- INFORMATION GIVEN -
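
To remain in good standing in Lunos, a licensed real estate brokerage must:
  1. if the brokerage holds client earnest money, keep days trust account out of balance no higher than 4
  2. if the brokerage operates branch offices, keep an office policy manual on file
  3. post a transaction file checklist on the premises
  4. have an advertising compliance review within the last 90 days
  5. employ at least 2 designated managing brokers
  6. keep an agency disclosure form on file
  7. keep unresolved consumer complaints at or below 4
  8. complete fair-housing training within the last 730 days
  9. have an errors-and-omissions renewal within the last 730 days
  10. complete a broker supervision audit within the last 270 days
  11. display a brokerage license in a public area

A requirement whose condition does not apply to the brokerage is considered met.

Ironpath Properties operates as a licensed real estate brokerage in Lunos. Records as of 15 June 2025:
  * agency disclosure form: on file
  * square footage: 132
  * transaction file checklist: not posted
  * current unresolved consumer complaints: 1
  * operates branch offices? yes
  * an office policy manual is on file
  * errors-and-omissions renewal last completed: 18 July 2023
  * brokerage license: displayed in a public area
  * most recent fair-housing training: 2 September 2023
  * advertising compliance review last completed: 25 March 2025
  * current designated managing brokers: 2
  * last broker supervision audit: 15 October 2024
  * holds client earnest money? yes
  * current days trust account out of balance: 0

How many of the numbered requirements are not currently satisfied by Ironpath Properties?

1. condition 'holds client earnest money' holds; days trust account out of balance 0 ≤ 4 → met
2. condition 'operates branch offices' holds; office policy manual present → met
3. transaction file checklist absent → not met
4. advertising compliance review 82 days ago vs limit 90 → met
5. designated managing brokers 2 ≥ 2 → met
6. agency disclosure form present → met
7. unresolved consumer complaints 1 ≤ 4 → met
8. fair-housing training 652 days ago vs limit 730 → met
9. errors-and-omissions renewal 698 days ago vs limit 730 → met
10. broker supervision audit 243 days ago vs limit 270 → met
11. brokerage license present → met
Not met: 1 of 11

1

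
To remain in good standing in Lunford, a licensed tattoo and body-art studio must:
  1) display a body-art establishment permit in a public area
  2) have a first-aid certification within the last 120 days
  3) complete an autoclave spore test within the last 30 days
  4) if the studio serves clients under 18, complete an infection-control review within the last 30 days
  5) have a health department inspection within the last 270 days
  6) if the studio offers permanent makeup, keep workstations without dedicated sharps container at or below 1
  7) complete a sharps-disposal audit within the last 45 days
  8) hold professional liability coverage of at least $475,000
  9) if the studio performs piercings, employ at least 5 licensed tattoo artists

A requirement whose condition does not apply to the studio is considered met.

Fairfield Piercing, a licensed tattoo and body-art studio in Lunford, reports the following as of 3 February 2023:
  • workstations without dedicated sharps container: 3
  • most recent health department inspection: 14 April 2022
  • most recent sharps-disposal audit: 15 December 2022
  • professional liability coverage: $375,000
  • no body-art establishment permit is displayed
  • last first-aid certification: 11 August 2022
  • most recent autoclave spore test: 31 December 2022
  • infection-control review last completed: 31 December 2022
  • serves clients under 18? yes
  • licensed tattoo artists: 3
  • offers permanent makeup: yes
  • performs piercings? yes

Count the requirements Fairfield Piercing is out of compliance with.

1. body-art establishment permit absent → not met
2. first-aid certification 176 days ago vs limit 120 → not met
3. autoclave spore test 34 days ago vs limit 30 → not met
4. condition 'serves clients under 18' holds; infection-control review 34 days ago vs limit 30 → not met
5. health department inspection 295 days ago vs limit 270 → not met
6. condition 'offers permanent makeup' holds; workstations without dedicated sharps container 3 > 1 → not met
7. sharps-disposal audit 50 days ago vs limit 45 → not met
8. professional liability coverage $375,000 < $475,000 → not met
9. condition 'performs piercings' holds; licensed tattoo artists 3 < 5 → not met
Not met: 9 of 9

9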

- TASK REQUIREMENTS -
For this listing, copy out every line that includes the word "recent".

- TASK RESULT -
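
  * most recent fair-housing training: 2 September 2023
  • most recent health department inspection: 14 April 2022
  • most recent sharps-disposal audit: 15 December 2022
  • most recent autoclave spore test: 31 December 2022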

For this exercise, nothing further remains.